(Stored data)
==========

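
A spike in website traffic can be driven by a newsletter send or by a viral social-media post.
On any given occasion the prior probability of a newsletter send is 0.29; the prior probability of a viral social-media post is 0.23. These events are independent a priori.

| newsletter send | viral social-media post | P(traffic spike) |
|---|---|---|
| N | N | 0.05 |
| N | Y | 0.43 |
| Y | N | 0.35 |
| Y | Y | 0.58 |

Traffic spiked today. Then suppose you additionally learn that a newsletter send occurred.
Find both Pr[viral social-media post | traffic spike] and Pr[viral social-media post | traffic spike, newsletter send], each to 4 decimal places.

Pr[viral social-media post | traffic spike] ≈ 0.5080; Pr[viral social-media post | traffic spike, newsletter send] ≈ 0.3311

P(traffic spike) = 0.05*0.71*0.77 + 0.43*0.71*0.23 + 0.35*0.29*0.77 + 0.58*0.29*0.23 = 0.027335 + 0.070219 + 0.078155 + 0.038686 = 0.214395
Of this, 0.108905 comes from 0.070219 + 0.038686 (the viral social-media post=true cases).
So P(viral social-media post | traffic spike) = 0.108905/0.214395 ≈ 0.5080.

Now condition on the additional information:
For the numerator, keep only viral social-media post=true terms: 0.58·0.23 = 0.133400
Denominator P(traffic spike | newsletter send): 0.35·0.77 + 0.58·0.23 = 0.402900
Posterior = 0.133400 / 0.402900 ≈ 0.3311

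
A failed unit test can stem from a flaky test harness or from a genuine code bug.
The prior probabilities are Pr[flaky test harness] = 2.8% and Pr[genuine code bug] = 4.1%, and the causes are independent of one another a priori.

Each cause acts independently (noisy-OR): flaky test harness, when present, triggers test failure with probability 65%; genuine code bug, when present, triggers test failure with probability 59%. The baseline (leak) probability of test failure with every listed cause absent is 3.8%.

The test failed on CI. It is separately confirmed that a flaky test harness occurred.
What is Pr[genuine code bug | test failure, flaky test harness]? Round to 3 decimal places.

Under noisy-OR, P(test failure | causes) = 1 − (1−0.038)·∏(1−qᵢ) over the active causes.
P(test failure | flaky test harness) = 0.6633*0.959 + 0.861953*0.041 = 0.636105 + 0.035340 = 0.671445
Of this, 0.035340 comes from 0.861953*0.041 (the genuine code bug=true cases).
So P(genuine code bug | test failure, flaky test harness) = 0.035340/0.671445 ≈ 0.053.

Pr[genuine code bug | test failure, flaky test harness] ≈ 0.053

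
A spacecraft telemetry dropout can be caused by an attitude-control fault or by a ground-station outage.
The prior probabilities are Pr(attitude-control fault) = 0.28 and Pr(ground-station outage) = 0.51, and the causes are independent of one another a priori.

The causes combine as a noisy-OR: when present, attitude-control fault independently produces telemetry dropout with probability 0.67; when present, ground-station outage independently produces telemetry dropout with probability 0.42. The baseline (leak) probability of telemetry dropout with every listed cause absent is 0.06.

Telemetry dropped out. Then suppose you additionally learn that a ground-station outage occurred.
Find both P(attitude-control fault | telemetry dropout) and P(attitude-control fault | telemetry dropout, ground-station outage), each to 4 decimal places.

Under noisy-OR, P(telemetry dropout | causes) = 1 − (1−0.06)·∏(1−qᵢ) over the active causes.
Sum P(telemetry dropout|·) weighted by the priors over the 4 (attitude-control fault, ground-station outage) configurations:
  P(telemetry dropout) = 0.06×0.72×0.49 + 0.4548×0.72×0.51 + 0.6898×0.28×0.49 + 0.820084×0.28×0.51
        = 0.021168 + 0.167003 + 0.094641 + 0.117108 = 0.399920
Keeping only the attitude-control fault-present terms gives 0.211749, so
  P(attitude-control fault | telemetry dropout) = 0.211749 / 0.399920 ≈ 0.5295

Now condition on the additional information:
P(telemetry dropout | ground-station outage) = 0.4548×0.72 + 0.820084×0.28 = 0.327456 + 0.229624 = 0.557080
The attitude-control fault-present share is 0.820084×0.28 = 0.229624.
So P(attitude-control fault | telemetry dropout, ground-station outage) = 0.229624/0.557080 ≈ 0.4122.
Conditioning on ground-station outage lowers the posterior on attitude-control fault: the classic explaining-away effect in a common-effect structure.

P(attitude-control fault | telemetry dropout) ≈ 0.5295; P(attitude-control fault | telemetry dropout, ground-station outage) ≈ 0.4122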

==========

§ **Task details**: Nothing but the lines from the start of the data above through the line with "Traffic spiked today." should appear in your answer, copied exactly.

§ **Problem solution**:
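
A spike in website traffic can be driven by a newsletter send or by a viral social-media post.
On any given occasion the prior probability of a newsletter send is 0.29; the prior probability of a viral social-media post is 0.23. These events are independent a priori.

| newsletter send | viral social-media post | P(traffic spike) |
|---|---|---|
| N | N | 0.05 |
| N | Y | 0.43 |
| Y | N | 0.35 |
| Y | Y | 0.58 |

Traffic spiked today. Then suppose you additionally learn that a newsletter send occurred.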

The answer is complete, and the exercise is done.